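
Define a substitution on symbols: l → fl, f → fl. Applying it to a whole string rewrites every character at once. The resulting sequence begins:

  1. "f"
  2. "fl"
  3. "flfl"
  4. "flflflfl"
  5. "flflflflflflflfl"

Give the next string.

Rewriting the 16 symbols of flflflflflflflfl one by one yields fl fl fl fl fl fl fl fl fl fl fl fl fl fl fl fl; concatenated:

flflflflflflflflflflflflflflflfl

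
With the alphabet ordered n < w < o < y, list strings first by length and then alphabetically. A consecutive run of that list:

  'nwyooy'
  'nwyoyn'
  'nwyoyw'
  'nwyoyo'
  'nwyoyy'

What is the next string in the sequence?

nwyynn

The successor of nwyoyy increments the rightmost position that isn't already y and resets every position after it to n.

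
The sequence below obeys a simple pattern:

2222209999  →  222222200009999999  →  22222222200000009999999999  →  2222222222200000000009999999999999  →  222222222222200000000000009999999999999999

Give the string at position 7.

2222222222222222200000000000000000009999999999999999999999

Reading off run lengths: 2 runs 5, 7, 9, 11, 13; 0 runs 1, 4, 7, 10, 13; 9 runs 4, 7, 10, 13, 16 — each is linear in n (n = 1, 2, …).
For term 7, n = 7, so the run lengths are 17, 19, 22.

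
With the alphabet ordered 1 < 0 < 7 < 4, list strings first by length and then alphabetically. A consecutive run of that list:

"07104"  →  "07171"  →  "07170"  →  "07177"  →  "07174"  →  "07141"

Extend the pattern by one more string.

07140

The successor of 07141 increments the rightmost position that isn't already 4 and resets every position after it to 1.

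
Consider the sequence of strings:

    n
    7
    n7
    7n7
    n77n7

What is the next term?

7n7n77n7

Each term (from the third on) is the two preceding terms concatenated in order: term 3 = n·7 = n7.
So term 6 is 7n7·n77n7.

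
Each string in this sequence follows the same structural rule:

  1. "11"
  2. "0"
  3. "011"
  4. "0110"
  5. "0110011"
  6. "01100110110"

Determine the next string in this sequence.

011001101100110011

This is a Fibonacci-style word recurrence s(k) = s(k−1)·s(k−2): e.g. 0·11 = 011.
So term 7 is 01100110110·0110011.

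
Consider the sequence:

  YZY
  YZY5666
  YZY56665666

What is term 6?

The strings grow by a fixed suffix 5666 each time.
From YZY56665666, 3 further steps: YZY56665666 → YZY566656665666 → YZY5666566656665666 → (answer).

YZY56665666566656665666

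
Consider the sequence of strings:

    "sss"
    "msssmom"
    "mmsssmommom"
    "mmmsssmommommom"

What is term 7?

Each term wraps the previous one in m on the left and mom on the right.
From mmmsssmommommom, 3 further steps: mmmsssmommommom → mmmmsssmommommommom → mmmmmsssmommommommommom → (answer).

mmmmmmsssmommommommommommom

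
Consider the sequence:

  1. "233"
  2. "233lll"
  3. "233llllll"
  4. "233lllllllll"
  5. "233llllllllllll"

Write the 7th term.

233llllllllllllllllll

Every step adds lll to the end: s(k+1) = s(k)·lll.
From 233llllllllllll, 2 further steps: 233llllllllllll → 233lllllllllllllll → (answer).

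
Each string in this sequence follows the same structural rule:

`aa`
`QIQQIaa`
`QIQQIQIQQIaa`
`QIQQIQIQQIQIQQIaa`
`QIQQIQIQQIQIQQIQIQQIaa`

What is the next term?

The strings grow by a fixed prefix QIQQI each time.
One more step from QIQQIQIQQIQIQQIQIQQIaa gives the answer.

QIQQIQIQQIQIQQIQIQQIQIQQIaa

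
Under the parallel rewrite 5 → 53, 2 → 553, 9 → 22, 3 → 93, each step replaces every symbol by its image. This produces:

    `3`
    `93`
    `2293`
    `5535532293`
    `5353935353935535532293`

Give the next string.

5393539322935393539322935353935353935535532293

φ(5353935353935535532293) expands symbol-by-symbol to 53 93 53 93 22 93 53 93 53 93 22 93 53 53 93 53 53 93 553 553 22 93; joining the 22 pieces gives the next term.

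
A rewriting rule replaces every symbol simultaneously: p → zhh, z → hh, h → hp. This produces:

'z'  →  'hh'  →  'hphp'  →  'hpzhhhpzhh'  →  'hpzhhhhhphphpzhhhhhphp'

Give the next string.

hpzhhhhhphphphphpzhhhpzhhhpzhhhhhphphphphpzhhhpzhh

φ(hpzhhhhhphphpzhhhhhphp) expands symbol-by-symbol to hp zhh hh hp hp hp hp hp zhh hp zhh hp zhh hh hp hp hp hp hp zhh hp zhh; joining the 22 pieces gives the next term.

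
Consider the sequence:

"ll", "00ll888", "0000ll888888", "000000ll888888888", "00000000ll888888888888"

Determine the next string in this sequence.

s(k+1) = 00·s(k)·888, so each term gains 00 as a prefix and 888 as a suffix.
Applying this once more to 00000000ll888888888888:

0000000000ll888888888888888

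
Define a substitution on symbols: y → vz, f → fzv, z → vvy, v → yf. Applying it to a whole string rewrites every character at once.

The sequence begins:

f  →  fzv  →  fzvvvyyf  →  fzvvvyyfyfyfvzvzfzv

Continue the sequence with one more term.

φ(fzvvvyyfyfyfvzvzfzv) expands symbol-by-symbol to fzv vvy yf yf yf vz vz fzv vz fzv vz fzv yf vvy yf vvy fzv vvy yf; joining the 19 pieces gives the next term.

fzvvvyyfyfyfvzvzfzvvzfzvvzfzvyfvvyyfvvyfzvvvyyf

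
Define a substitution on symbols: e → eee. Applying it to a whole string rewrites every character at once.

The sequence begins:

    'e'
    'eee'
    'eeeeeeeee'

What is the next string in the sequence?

Apply φ to eeeeeeeee symbol by symbol: e→eee, e→eee, e→eee, e→eee, e→eee, e→eee, e→eee, e→eee, e→eee; joined: eee eee eee eee eee eee eee eee eee.

eeeeeeeeeeeeeeeeeeeeeeeeeee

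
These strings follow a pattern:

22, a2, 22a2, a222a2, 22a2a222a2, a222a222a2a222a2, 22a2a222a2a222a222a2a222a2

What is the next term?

From term 3 onward, concatenate the second-to-last term with the last: 22·a2 = 22a2, a2·22a2 = a222a2, …
So term 8 is a222a222a2a222a2·22a2a222a2a222a222a2a222a2.

a222a222a2a222a222a2a222a2a222a222a2a222a2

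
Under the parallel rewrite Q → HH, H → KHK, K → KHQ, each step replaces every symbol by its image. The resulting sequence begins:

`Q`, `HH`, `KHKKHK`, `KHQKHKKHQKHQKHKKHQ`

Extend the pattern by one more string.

KHQKHKHHKHQKHKKHQKHQKHKHHKHQKHKHHKHQKHKKHQKHQKHKHH

φ(KHQKHKKHQKHQKHKKHQ) expands symbol-by-symbol to KHQ KHK HH KHQ KHK KHQ KHQ KHK HH KHQ KHK HH KHQ KHK KHQ KHQ KHK HH; joining the 18 pieces gives the next term.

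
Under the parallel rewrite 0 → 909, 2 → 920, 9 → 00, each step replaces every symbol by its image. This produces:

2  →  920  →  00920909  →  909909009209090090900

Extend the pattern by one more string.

Rewriting the 21 symbols of 909909009209090090900 one by one yields 00 909 00 00 909 00 909 909 00 920 909 00 909 00 909 909 00 909 00 909 909; concatenated:

009090000909009099090092090900909009099090090900909909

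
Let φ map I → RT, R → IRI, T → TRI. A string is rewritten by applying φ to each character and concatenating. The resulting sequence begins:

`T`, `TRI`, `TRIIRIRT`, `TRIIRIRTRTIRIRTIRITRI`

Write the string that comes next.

Applying the rule to each of the 21 symbols of TRIIRIRTRTIRIRTIRITRI gives the pieces TRI IRI RT RT IRI RT IRI TRI IRI TRI RT IRI RT IRI TRI RT IRI RT TRI IRI RT, which concatenate to the answer.

TRIIRIRTRTIRIRTIRITRIIRITRIRTIRIRTIRITRIRTIRIRTTRIIRIRT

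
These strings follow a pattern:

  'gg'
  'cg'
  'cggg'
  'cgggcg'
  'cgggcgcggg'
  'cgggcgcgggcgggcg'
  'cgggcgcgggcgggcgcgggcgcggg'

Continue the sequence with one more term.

cgggcgcgggcgggcgcgggcgcgggcgggcgcgggcgggcg

This is a Fibonacci-style word recurrence s(k) = s(k−1)·s(k−2): e.g. cg·gg = cggg.
So term 8 is cgggcgcgggcgggcgcgggcgcggg·cgggcgcgggcgggcg.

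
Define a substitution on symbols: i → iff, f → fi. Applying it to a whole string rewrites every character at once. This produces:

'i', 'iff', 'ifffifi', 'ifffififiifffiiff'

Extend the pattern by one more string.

ifffififiifffiifffiiffifffififiiffifffifi

φ(ifffififiifffiiff) expands symbol-by-symbol to iff fi fi fi iff fi iff fi iff iff fi fi fi iff iff fi fi; joining the 17 pieces gives the next term.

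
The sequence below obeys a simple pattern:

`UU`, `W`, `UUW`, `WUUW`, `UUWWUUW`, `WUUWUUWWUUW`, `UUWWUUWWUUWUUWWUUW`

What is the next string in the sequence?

Each term (from the third on) is the two preceding terms concatenated in order: term 3 = UU·W = UUW.
Continuing: WUUWUUWWUUW · UUWWUUWWUUWUUWWUUW gives term 8.

WUUWUUWWUUWUUWWUUWWUUWUUWWUUW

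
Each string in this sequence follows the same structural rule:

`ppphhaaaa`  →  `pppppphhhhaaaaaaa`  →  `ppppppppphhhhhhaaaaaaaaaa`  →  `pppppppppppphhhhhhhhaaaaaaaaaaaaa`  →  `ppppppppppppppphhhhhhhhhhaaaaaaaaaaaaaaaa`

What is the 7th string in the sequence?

Reading off run lengths: p runs 3, 6, 9, 12, 15; h runs 2, 4, 6, 8, 10; a runs 4, 7, 10, 13, 16 — each is linear in n (n = 1, 2, …).
For term 7, n = 7, so the run lengths are 21, 14, 22.

ppppppppppppppppppppphhhhhhhhhhhhhhaaaaaaaaaaaaaaaaaaaaaa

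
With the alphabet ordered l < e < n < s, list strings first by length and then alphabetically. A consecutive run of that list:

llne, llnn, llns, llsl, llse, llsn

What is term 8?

Stepping forward 2 times from llsn: llsn → llss, then the target.

lell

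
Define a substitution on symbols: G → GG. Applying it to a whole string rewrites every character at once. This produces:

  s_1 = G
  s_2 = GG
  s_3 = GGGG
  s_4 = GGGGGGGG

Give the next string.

Rewriting each symbol of GGGGGGGG: G→GG, G→GG, G→GG, G→GG, G→GG, G→GG, G→GG, G→GG, which concatenates to GG GG GG GG GG GG GG GG.

GGGGGGGGGGGGGGGG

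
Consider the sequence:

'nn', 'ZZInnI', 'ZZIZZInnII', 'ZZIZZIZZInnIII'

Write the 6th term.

ZZIZZIZZIZZIZZInnIIIII

Every step adds ZZI to the front and I to the end of the previous string.
From ZZIZZIZZInnIII, 2 further steps: ZZIZZIZZInnIII → ZZIZZIZZIZZInnIIII → (answer).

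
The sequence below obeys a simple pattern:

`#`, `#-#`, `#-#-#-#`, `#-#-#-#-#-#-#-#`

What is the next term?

Each string is two copies of the previous one joined by '-'.
Doubling #-#-#-#-#-#-#-# with '-' between the halves:

#-#-#-#-#-#-#-#-#-#-#-#-#-#-#-#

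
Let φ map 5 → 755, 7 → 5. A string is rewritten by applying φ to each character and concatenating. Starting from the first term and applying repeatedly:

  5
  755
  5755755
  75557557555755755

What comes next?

φ(75557557555755755) expands symbol-by-symbol to 5 755 755 755 5 755 755 5 755 755 755 5 755 755 5 755 755; joining the 17 pieces gives the next term.

57557557555755755575575575557557555755755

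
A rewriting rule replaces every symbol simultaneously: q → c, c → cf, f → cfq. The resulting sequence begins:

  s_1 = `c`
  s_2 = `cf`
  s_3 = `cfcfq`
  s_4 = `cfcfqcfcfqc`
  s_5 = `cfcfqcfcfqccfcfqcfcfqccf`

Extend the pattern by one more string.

cfcfqcfcfqccfcfqcfcfqccfcfcfqcfcfqccfcfqcfcfqccfcfcfq

Replace each of the 24 characters of cfcfqcfcfqccfcfqcfcfqccf in place — cf cfq cf cfq c cf cfq cf cfq c cf cf cfq cf cfq c cf cfq cf cfq c cf cf cfq — and concatenate.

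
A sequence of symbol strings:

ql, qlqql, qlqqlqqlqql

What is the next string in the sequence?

qlqqlqqlqqlqqlqqlqqlqql

Every step duplicates the string with 'q' between the halves.
So the next term is two copies of qlqqlqqlqql with 'q' between the halves.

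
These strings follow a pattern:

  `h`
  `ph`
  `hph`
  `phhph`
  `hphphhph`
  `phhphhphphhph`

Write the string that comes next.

hphphhphphhphhphphhph

This is a Fibonacci-style word recurrence s(k) = s(k−2)·s(k−1): e.g. h·ph = hph.
So term 7 is hphphhph·phhphhphphhph.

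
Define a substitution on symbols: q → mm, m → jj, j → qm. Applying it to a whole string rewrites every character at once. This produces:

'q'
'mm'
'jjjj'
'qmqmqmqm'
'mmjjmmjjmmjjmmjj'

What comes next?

Rewriting the 16 symbols of mmjjmmjjmmjjmmjj one by one yields jj jj qm qm jj jj qm qm jj jj qm qm jj jj qm qm; concatenated:

jjjjqmqmjjjjqmqmjjjjqmqmjjjjqmqm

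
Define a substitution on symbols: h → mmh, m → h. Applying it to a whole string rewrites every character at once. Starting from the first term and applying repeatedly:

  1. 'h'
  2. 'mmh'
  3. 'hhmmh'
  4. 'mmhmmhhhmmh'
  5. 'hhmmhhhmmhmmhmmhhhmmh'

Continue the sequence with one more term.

Rewriting the 21 symbols of hhmmhhhmmhmmhmmhhhmmh one by one yields mmh mmh h h mmh mmh mmh h h mmh h h mmh h h mmh mmh mmh h h mmh; concatenated:

mmhmmhhhmmhmmhmmhhhmmhhhmmhhhmmhmmhmmhhhmmh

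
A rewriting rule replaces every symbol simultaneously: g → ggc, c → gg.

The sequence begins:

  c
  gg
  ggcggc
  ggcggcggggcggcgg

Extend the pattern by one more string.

Rewriting the 16 symbols of ggcggcggggcggcgg one by one yields ggc ggc gg ggc ggc gg ggc ggc ggc ggc gg ggc ggc gg ggc ggc; concatenated:

ggcggcggggcggcggggcggcggcggcggggcggcggggcggc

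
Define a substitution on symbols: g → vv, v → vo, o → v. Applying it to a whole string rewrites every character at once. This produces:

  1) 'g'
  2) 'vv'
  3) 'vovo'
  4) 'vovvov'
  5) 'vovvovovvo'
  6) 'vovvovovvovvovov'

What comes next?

vovvovovvovvovovvovovvovvo

Applying the rule to each of the 16 symbols of vovvovovvovvovov gives the pieces vo v vo vo v vo v vo vo v vo vo v vo v vo, which concatenate to the answer.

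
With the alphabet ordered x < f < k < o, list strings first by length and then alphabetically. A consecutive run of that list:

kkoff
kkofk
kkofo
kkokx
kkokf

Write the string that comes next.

kkokk

The successor of kkokf increments the rightmost position that isn't already o and resets every position after it to x.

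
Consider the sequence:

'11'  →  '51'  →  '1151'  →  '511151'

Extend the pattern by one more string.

This is a Fibonacci-style word recurrence s(k) = s(k−2)·s(k−1): e.g. 11·51 = 1151.
The next term joins 1151 and 511151.

1151511151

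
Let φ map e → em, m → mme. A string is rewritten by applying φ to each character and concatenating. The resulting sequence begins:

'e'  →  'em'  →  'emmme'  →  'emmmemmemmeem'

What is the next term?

emmmemmemmeemmmemmeemmmemmeememmme

Replace each of the 13 characters of emmmemmemmeem in place — em mme mme mme em mme mme em mme mme em em mme — and concatenate.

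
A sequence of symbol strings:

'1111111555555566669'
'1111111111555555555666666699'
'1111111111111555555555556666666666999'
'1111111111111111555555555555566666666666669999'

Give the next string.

The n-th term is 3n+1 1's then 2n+3 5's then 3n-2 6's then n-1 9's, where the shown terms are n = 2, 3, 4, 5.
At n = 6 the blocks have lengths 19, 15, 16, 5.

1111111111111111111555555555555555666666666666666699999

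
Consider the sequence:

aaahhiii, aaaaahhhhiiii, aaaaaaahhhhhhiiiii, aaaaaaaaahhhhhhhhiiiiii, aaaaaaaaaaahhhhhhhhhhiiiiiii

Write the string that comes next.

Reading off run lengths: a runs 3, 5, 7, 9, 11; h runs 2, 4, 6, 8, 10; i runs 3, 4, 5, 6, 7 — each is linear in n (n = 1, 2, …).
Setting n = 6 gives 13, 12, 8 characters in each block.

aaaaaaaaaaaaahhhhhhhhhhhhiiiiiiii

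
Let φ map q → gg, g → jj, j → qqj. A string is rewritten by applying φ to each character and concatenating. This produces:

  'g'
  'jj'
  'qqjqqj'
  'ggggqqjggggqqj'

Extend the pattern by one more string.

Replace each of the 14 characters of ggggqqjggggqqj in place — jj jj jj jj gg gg qqj jj jj jj jj gg gg qqj — and concatenate.

jjjjjjjjggggqqjjjjjjjjjggggqqj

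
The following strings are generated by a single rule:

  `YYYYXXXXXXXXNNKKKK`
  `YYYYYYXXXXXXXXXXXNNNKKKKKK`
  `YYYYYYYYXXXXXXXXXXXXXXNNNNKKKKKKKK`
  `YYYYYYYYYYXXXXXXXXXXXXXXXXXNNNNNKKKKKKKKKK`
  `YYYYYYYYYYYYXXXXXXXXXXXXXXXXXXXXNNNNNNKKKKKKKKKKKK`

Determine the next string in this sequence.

Reading off run lengths: Y runs 4, 6, 8, 10, 12; X runs 8, 11, 14, 17, 20; N runs 2, 3, 4, 5, 6; K runs 4, 6, 8, 10, 12 — each is linear in n, where the shown terms are n = 2, 3, 4, 5, 6.
For the next term, n = 7, so the run lengths are 14, 23, 7, 14.

YYYYYYYYYYYYYYXXXXXXXXXXXXXXXXXXXXXXXNNNNNNNKKKKKKKKKKKKKK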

^^^^^^^^^^^^^^^^

Problem details: Lines holding the word "list" are the answer; copy each one from the records above.

Exercise result:
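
With the alphabet ordered n < w < o < y, list strings first by length and then alphabetically. A consecutive run of that list:
With the alphabet ordered 1 < 0 < 7 < 4, list strings first by length and then alphabetically. A consecutive run of that list:
With the alphabet ordered l < e < n < s, list strings first by length and then alphabetically. A consecutive run of that list:
With the alphabet ordered x < f < k < o, list strings first by length and then alphabetically. A consecutive run of that list: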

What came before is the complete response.